What is needed =
Word for word, copy the line containing "A sinusoidal component at 95.8" and each line after it in the records below, ending with the last line.

Stored data
☆ ☆ ☆ ☆ ☆
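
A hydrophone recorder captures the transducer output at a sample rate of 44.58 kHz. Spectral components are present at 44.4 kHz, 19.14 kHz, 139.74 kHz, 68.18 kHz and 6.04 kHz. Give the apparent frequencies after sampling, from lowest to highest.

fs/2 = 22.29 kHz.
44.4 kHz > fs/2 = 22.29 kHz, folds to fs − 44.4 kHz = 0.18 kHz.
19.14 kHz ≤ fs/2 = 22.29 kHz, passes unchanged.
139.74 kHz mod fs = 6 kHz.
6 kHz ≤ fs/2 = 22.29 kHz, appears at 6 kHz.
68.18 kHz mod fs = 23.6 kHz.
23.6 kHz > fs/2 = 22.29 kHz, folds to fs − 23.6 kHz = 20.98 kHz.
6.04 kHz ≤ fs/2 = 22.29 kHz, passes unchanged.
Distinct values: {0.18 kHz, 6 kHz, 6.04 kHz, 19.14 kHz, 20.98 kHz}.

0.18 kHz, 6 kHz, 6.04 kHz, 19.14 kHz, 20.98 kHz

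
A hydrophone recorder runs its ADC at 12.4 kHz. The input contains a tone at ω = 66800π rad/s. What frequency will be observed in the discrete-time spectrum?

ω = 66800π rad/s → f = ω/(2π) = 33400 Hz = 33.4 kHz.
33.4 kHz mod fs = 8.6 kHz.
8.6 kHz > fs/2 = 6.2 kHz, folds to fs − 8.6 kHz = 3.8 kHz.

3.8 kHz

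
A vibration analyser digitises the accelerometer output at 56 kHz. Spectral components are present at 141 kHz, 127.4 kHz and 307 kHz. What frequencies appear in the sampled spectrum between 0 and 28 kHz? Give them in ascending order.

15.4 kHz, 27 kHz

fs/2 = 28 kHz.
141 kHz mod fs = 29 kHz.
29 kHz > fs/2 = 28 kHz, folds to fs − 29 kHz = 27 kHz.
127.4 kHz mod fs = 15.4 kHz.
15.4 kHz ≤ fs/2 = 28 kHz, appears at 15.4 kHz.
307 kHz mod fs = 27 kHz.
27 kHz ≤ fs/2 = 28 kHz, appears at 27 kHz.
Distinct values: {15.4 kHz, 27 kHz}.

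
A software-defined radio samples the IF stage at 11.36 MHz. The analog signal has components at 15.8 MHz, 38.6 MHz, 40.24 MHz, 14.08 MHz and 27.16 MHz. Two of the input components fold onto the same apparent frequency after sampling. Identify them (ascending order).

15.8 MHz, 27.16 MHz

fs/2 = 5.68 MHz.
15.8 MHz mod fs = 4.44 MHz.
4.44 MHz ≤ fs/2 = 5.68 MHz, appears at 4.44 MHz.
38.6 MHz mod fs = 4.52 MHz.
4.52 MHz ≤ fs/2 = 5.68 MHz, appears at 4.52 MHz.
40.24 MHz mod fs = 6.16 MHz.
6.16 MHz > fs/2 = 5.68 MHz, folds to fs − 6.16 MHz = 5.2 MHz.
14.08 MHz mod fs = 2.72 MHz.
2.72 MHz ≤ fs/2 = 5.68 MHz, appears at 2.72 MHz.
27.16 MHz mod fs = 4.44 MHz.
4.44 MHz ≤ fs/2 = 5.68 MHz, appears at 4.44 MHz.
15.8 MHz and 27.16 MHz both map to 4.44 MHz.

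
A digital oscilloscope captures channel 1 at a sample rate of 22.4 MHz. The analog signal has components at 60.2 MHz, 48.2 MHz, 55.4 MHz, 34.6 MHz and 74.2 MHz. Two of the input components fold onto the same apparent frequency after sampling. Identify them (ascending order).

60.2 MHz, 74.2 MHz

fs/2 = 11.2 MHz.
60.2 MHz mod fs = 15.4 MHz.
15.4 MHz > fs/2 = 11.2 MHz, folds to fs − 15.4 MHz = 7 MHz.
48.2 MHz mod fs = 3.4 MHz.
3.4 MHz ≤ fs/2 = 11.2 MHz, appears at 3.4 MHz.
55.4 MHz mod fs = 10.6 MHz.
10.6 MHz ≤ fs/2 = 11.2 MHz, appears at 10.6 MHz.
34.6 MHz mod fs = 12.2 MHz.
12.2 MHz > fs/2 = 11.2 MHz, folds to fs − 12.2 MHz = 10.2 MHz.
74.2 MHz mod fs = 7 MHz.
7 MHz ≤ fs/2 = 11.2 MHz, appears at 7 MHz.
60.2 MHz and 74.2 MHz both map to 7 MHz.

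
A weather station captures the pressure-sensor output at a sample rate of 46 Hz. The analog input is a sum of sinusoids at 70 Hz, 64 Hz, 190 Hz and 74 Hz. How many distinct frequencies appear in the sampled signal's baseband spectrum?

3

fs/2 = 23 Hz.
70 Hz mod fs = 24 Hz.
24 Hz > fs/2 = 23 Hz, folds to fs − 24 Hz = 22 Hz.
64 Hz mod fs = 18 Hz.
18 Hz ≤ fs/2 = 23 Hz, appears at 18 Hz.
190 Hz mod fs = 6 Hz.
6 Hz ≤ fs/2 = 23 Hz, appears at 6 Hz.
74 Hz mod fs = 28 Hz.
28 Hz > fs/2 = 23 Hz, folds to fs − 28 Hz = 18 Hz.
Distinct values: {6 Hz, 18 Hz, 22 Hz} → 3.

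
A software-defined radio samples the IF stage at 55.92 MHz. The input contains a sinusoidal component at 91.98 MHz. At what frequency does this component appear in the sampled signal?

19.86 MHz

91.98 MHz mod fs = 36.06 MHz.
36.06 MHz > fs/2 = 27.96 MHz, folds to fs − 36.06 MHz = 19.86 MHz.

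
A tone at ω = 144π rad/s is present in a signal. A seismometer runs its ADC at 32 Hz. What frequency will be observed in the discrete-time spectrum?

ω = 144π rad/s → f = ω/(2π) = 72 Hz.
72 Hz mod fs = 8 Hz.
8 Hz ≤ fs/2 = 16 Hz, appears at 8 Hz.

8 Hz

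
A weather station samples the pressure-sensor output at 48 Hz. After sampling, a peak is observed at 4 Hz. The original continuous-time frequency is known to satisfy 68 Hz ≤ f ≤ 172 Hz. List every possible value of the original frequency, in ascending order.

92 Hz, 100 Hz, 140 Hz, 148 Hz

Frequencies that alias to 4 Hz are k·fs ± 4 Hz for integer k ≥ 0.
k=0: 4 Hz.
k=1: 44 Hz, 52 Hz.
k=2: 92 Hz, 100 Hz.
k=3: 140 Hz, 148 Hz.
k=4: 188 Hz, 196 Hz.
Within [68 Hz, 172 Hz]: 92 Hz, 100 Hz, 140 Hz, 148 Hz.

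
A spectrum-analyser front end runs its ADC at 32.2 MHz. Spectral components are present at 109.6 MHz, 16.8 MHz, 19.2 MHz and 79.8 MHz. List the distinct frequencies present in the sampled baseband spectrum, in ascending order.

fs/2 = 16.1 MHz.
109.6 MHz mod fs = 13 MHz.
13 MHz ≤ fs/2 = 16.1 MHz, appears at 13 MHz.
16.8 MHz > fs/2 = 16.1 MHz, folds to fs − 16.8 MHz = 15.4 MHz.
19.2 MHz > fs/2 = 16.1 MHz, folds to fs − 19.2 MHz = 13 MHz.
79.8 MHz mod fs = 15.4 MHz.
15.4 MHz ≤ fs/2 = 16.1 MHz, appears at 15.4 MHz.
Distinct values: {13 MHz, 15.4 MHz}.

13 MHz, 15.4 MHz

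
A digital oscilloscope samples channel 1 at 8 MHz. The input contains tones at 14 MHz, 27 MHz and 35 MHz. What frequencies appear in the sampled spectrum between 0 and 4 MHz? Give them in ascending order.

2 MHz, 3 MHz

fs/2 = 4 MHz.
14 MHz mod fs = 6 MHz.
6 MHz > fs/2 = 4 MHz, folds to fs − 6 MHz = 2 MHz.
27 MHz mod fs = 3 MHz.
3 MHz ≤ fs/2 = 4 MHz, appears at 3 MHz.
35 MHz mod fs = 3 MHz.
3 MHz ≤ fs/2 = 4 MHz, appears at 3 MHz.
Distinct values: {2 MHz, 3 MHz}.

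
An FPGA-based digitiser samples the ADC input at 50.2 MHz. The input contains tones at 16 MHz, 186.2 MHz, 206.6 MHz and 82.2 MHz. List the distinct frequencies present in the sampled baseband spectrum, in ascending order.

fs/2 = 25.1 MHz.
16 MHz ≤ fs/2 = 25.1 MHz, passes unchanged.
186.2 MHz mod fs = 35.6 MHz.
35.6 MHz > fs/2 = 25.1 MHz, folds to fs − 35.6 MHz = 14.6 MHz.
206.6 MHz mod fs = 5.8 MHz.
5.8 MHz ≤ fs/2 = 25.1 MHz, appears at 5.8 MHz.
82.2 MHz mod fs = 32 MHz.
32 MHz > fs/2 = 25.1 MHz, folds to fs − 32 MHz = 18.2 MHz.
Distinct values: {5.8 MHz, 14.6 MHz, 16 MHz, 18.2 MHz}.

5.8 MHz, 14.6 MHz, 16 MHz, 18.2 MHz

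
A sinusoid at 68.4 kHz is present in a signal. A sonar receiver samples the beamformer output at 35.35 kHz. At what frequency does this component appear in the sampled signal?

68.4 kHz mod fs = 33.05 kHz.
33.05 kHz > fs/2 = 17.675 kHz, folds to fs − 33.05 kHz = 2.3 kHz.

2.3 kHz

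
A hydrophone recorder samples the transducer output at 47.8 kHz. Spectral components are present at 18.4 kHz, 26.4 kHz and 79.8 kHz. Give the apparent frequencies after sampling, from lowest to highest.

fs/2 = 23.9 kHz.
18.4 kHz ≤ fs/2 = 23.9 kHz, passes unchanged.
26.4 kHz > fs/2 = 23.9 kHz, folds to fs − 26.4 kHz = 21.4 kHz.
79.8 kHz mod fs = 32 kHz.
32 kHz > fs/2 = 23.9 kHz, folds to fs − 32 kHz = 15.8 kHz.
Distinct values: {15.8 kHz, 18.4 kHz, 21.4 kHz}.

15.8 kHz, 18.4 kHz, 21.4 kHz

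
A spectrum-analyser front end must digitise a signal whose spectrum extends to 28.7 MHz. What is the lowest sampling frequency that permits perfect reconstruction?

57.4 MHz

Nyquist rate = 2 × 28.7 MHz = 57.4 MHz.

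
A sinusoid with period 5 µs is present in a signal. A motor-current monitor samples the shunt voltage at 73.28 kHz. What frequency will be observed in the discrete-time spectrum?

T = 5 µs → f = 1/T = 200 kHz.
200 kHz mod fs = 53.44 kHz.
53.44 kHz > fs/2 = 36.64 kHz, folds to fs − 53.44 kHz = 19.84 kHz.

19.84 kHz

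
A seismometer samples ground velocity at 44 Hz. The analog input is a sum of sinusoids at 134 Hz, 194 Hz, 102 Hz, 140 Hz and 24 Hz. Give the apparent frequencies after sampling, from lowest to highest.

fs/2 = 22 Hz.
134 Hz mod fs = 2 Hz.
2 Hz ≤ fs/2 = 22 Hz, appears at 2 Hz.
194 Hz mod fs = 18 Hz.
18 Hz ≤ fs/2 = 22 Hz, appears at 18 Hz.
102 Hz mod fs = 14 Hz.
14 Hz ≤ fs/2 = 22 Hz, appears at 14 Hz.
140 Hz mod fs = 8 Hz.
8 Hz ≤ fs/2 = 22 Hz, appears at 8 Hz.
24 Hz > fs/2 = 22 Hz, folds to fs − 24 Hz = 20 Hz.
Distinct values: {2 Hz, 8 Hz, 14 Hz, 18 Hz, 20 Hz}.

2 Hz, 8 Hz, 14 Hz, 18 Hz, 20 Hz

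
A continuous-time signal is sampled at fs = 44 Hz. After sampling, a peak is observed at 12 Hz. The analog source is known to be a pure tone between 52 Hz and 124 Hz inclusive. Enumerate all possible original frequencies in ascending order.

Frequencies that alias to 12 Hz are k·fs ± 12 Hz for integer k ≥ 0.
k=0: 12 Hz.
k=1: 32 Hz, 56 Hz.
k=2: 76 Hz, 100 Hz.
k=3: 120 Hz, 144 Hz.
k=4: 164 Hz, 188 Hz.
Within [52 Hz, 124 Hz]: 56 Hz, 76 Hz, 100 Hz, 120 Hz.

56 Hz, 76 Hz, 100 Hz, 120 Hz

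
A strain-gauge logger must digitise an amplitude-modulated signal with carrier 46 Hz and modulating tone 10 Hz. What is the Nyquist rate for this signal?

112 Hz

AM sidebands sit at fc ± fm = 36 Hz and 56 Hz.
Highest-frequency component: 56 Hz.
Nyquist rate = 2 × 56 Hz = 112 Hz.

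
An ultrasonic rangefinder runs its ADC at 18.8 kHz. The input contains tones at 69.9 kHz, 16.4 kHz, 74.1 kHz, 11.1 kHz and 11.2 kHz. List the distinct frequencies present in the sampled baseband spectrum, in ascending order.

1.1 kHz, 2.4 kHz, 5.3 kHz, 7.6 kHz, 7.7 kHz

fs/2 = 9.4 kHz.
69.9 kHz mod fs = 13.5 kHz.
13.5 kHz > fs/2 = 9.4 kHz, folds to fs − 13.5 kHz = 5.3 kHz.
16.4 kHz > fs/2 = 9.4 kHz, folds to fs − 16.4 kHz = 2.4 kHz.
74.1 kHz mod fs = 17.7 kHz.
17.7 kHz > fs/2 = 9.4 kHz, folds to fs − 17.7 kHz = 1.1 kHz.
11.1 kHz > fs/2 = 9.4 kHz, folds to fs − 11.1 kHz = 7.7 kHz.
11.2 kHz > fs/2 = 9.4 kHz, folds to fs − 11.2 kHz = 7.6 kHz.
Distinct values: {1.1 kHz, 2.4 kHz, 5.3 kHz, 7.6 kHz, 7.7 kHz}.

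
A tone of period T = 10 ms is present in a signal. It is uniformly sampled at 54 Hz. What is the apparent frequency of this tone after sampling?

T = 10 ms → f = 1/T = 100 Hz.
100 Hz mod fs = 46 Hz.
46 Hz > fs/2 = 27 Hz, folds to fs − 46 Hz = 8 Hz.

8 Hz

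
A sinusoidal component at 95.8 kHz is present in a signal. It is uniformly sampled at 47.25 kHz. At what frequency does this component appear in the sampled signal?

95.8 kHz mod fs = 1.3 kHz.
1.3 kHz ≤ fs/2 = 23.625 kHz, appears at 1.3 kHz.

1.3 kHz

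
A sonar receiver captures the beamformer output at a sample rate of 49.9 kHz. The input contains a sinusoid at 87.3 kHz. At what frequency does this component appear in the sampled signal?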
☆ ☆ ☆ ☆ ☆
Answer for the task =
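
A sinusoidal component at 95.8 kHz is present in a signal. It is uniformly sampled at 47.25 kHz. At what frequency does this component appear in the sampled signal?

95.8 kHz mod fs = 1.3 kHz.
1.3 kHz ≤ fs/2 = 23.625 kHz, appears at 1.3 kHz.

1.3 kHz

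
A sonar receiver captures the beamformer output at a sample rate of 49.9 kHz. The input contains a sinusoid at 87.3 kHz. At what frequency does this component appear in the sampled signal?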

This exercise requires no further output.